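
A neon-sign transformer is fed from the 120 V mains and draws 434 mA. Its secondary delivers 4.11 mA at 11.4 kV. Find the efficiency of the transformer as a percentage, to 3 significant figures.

η ≈ 90.0%

P_in = 120 × 0.434 = 52.0800 W.
P_out = 11400 × 0.00411 = 46.8540 W.
η = P_out/P_in = 46.8540/52.0800 = 0.900.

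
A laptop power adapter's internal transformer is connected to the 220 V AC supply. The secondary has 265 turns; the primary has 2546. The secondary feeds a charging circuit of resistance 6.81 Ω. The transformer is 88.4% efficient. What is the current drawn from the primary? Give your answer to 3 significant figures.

V_s = 220 × 265/2546 = 22.899 V.
I_s = V_s/R = 22.899/6.81 = 3.3625 A.
P_out = V_s I_s = 22.899 × 3.3625 = 76.997 W.
P_in = P_out/η = 76.997/0.884 = 87.101 W.
I_p = P_in/V_p = 87.101/220 = 0.396 A.

I_p ≈ 0.396 A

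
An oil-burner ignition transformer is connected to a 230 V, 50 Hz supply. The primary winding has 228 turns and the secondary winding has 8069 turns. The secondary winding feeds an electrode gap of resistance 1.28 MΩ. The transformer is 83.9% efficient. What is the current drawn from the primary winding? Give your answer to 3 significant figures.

I_p ≈ 0.268 A

V_s = 230 × 8069/228 = 8139.8 V.
I_s = V_s/R = 8139.8/(1.28×10^6) = 0.0063592 A.
P_out = V_s I_s = 8139.8 × 0.0063592 = 51.763 W.
P_in = P_out/η = 51.763/0.839 = 61.695 W.
I_p = P_in/V_p = 61.695/230 = 0.268 A.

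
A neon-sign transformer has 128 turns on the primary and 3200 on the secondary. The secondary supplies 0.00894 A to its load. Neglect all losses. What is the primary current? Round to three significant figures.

I_p ≈ 0.224 A

For an ideal transformer I_p/I_s = N_s/N_p, so I_p = 0.00894 × 3200/128 = 0.224 A.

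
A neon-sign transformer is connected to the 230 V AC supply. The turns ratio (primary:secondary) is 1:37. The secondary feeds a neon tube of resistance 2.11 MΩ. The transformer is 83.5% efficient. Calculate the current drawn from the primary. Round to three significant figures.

V_s = 230 × 37/1 = 8510.0 V.
I_s = V_s/R = 8510.0/(2.11×10^6) = 0.0040332 A.
P_out = V_s I_s = 8510.0 × 0.0040332 = 34.322 W.
P_in = P_out/η = 34.322/0.835 = 41.105 W.
I_p = P_in/V_p = 41.105/230 = 0.179 A.

I_p ≈ 0.179 A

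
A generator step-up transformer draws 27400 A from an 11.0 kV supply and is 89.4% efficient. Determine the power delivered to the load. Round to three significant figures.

P_in = V_p I_p = 11000 × 27400 = 3.0140×10^8 W.
P_out = η P_in = 0.894 × 3.0140×10^8 = 2.69×10^8 W.

P_out ≈ 2.69×10^8 W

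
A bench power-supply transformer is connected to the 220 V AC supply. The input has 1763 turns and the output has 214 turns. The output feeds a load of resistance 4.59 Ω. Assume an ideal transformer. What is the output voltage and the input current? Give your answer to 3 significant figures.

V_out = V_in × N_out/N_in = 220 × 214/1763 = 26.704 V.
I_out = V_out/R = 26.704/4.59 = 5.8180 A.
I_in = I_out × N_out/N_in = 5.8180 × 214/1763 = 0.706 A.

V_out ≈ 26.7 V, I_in ≈ 0.706 A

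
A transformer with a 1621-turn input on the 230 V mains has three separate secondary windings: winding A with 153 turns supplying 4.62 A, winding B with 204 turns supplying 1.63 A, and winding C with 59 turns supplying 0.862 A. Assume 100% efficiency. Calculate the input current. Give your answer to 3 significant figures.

V_A = 230 × 153/1621 = 21.709 V; V_B = 230 × 204/1621 = 28.945 V; V_C = 230 × 59/1621 = 8.3714 V.
P_out = V_A I_A + V_B I_B + V_C I_C = 21.709×4.62 + 28.945×1.63 + 8.3714×0.862 = 100.29 + 47.181 + 7.2161 = 154.69 W.
Ideal ⇒ P_in = P_out, so I_in = P_out/V_in = 154.69/230 = 0.673 A.

I_in ≈ 0.673 A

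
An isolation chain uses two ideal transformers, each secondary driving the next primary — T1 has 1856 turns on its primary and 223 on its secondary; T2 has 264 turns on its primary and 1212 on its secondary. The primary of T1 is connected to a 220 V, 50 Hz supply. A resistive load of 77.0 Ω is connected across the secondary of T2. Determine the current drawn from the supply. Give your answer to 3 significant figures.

Secondary of T1: V = 220.00 × 223/1856 = 26.433 V.
Secondary of T2: V = 26.433 × 1212/264 = 121.35 V.
I_load = 121.35/77.0 = 1.5760 A, so P_out = 121.35 × 1.5760 = 191.25 W.
All ideal ⇒ P_in = P_out, so I_supply = 191.25/220 = 0.869 A.

I_supply ≈ 0.869 A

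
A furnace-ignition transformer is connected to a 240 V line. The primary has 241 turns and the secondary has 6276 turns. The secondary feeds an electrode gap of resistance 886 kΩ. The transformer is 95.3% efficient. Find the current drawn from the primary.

I_p ≈ 0.193 A

V_s = 240 × 6276/241 = 6250.0 V.
I_s = V_s/R = 6250.0/886000 = 0.0070541 A.
P_out = V_s I_s = 6250.0 × 0.0070541 = 44.088 W.
P_in = P_out/η = 44.088/0.953 = 46.262 W.
I_p = P_in/V_p = 46.262/240 = 0.193 A.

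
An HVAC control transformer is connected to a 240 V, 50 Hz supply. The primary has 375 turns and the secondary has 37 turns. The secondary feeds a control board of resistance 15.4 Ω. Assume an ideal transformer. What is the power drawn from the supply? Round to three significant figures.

P ≈ 36.4 W

V_s = V_p × N_s/N_p = 240 × 37/375 = 23.680 V.
I_s = V_s/R = 23.680/15.4 = 1.5377 A.
I_p = I_s × N_s/N_p = 1.5377 × 37/375 = 0.15172 A.
P = V_p I_p = 240 × 0.15172 = 36.4 W.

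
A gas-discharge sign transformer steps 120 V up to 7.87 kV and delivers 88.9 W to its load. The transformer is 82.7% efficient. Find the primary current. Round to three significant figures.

P_in = P_out/η = 88.9/0.827 = 107.50 W.
I_p = P_in/V_p = 107.50/120 = 0.896 A.

I_p ≈ 0.896 A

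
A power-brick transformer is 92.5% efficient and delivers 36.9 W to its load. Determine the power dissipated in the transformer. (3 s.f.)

P_loss ≈ 2.99 W

P_in = P_out/η = 36.9/0.925 = 39.8919 W.
P_loss = P_in − P_out = 39.8919 − 36.9 = 2.99 W.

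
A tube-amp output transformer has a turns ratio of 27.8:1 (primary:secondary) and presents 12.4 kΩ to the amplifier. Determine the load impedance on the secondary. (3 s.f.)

Z_s = Z_p/(N_p/N_s)² = 12400/27.8² = 16.0 Ω.

Z_s ≈ 16.0 Ω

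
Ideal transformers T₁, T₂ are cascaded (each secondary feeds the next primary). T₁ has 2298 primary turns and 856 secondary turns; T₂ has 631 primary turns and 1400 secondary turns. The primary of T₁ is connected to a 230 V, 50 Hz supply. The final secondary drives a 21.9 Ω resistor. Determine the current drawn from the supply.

Secondary of T₁: V = 230.00 × 856/2298 = 85.674 V.
Secondary of T₂: V = 85.674 × 1400/631 = 190.09 V.
I_load = 190.09/21.9 = 8.6797 A, so P_out = 190.09 × 8.6797 = 1649.9 W.
All ideal ⇒ P_in = P_out, so I_supply = 1649.9/230 = 7.17 A.

I_supply ≈ 7.17 A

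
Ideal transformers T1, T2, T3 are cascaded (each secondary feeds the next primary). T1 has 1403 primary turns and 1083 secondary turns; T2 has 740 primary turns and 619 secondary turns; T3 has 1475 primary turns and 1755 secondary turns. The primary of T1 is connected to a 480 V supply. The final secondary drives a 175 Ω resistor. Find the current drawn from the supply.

After T1: V = 480.00 × 1083/1403 = 370.52 V.
After T2: V = 370.52 × 619/740 = 309.94 V.
After T3: V = 309.94 × 1755/1475 = 368.77 V.
I_load = 368.77/175 = 2.1073 A, so P_out = 368.77 × 2.1073 = 777.09 W.
All ideal ⇒ P_in = P_out, so I_supply = 777.09/480 = 1.62 A.

I_supply ≈ 1.62 A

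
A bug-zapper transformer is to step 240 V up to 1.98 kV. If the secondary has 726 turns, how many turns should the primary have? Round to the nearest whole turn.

N_p = 88 turns

N_p/N_s = V_p/V_s, so N_p = 726 × 240/1980 = 88.0 ≈ 88 turns.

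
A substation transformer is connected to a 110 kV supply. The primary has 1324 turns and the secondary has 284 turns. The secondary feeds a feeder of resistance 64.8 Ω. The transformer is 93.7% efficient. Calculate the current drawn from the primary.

I_p ≈ 83.4 A

V_s = 110000 × 284/1324 = 23595 V.
I_s = V_s/R = 23595/64.8 = 364.12 A.
P_out = V_s I_s = 23595 × 364.12 = 8.5915×10^6 W.
P_in = P_out/η = 8.5915×10^6/0.937 = 9.1692×10^6 W.
I_p = P_in/V_p = 9.1692×10^6/110000 = 83.4 A.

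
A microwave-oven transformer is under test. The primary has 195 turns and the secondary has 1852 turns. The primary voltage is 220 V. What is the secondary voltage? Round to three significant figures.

V_s/V_p = N_s/N_p, so V_s = 220 × 1852/195 = 2090 V.

V_s ≈ 2090 V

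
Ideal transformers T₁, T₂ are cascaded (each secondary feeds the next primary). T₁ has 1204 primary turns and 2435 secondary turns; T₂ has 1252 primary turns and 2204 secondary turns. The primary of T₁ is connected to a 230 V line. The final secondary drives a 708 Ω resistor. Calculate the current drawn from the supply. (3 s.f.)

After T₁: V = 230.00 × 2435/1204 = 465.16 V.
After T₂: V = 465.16 × 2204/1252 = 818.86 V.
I_load = 818.86/708 = 1.1566 A, so P_out = 818.86 × 1.1566 = 947.07 W.
All ideal ⇒ P_in = P_out, so I_supply = 947.07/230 = 4.12 A.

I_supply ≈ 4.12 A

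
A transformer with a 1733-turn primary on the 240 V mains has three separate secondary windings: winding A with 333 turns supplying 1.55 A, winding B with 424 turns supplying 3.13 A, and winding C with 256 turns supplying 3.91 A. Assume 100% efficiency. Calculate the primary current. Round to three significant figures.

V_A = 240 × 333/1733 = 46.117 V; V_B = 240 × 424/1733 = 58.719 V; V_C = 240 × 256/1733 = 35.453 V.
P_out = V_A I_A + V_B I_B + V_C I_C = 46.117×1.55 + 58.719×3.13 + 35.453×3.91 = 71.481 + 183.79 + 138.62 = 393.89 W.
Ideal ⇒ P_in = P_out, so I_p = P_out/V_p = 393.89/240 = 1.64 A.

I_p ≈ 1.64 A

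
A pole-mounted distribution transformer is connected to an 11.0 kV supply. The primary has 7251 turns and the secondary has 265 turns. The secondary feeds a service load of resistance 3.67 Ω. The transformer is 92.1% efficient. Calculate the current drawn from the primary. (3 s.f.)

V_s = 11000 × 265/7251 = 402.01 V.
I_s = V_s/R = 402.01/3.67 = 109.54 A.
P_out = V_s I_s = 402.01 × 109.54 = 44037 W.
P_in = P_out/η = 44037/0.921 = 47814 W.
I_p = P_in/V_p = 47814/11000 = 4.35 A.

I_p ≈ 4.35 A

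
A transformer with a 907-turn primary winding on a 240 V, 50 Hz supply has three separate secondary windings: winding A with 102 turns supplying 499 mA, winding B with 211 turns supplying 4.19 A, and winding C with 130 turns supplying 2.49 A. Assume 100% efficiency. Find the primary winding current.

I_p ≈ 1.39 A

V_A = 240 × 102/907 = 26.990 V; V_B = 240 × 211/907 = 55.832 V; V_C = 240 × 130/907 = 34.399 V.
P_out = V_A I_A + V_B I_B + V_C I_C = 26.990×0.499 + 55.832×4.19 + 34.399×2.49 = 13.468 + 233.94 + 85.654 = 333.06 W.
Ideal ⇒ P_in = P_out, so I_p = P_out/V_p = 333.06/240 = 1.39 A.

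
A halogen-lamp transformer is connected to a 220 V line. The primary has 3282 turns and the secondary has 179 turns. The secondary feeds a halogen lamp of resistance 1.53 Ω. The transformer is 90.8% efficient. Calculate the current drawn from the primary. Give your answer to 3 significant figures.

I_p ≈ 0.471 A

V_s = 220 × 179/3282 = 11.999 V.
I_s = V_s/R = 11.999/1.53 = 7.8423 A.
P_out = V_s I_s = 11.999 × 7.8423 = 94.099 W.
P_in = P_out/η = 94.099/0.908 = 103.63 W.
I_p = P_in/V_p = 103.63/220 = 0.471 A.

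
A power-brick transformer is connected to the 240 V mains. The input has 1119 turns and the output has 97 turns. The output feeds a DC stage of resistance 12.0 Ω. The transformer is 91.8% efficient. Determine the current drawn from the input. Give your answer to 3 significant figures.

I_in ≈ 0.164 A

V_out = 240 × 97/1119 = 20.804 V.
I_out = V_out/R = 20.804/12.0 = 1.7337 A.
P_out = V_out I_out = 20.804 × 1.7337 = 36.068 W.
P_in = P_out/η = 36.068/0.918 = 39.290 W.
I_in = P_in/V_in = 39.290/240 = 0.164 A.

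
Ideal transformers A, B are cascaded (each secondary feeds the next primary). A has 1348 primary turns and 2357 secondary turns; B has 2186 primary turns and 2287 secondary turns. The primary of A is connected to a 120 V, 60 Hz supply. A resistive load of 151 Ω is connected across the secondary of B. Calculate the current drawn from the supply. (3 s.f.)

After A: V = 120.00 × 2357/1348 = 209.82 V.
After B: V = 209.82 × 2287/2186 = 219.52 V.
I_load = 219.52/151 = 1.4538 A, so P_out = 219.52 × 1.4538 = 319.12 W.
All ideal ⇒ P_in = P_out, so I_supply = 319.12/120 = 2.66 A.

I_supply ≈ 2.66 A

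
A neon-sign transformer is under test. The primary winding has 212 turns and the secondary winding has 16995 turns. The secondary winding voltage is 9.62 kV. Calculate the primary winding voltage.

V_p ≈ 120 V

V_p/V_s = N_p/N_s, so V_p = 9620 × 212/16995 = 120 V.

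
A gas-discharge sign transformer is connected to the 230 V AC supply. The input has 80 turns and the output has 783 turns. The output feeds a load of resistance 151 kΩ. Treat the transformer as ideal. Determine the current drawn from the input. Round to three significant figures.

V_out = V_in × N_out/N_in = 230 × 783/80 = 2251.1 V.
I_out = V_out/R = 2251.1/151000 = 0.014908 A.
For an ideal transformer I_in N_in = I_out N_out, so I_in = 0.014908 × 783/80 = 0.146 A.

I_in ≈ 0.146 A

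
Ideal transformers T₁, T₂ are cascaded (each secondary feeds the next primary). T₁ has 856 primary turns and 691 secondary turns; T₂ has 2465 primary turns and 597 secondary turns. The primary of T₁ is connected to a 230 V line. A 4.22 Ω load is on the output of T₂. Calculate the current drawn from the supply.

Secondary of T₁: V = 230.00 × 691/856 = 185.67 V.
Secondary of T₂: V = 185.67 × 597/2465 = 44.967 V.
I_load = 44.967/4.22 = 10.656 A, so P_out = 44.967 × 10.656 = 479.14 W.
All ideal ⇒ P_in = P_out, so I_supply = 479.14/230 = 2.08 A.

I_supply ≈ 2.08 A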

#####

Each line, starting with the one containing "T₂. Calculate the current drawn from the supply." and ending with the last line of the records above, should be reproduced exactly.

## Response area
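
Ideal transformers T₁, T₂ are cascaded (each secondary feeds the next primary). T₁ has 856 primary turns and 691 secondary turns; T₂ has 2465 primary turns and 597 secondary turns. The primary of T₁ is connected to a 230 V line. A 4.22 Ω load is on the output of T₂. Calculate the current drawn from the supply.

Secondary of T₁: V = 230.00 × 691/856 = 185.67 V.
Secondary of T₂: V = 185.67 × 597/2465 = 44.967 V.
I_load = 44.967/4.22 = 10.656 A, so P_out = 44.967 × 10.656 = 479.14 W.
All ideal ⇒ P_in = P_out, so I_supply = 479.14/230 = 2.08 A.

I_supply ≈ 2.08 A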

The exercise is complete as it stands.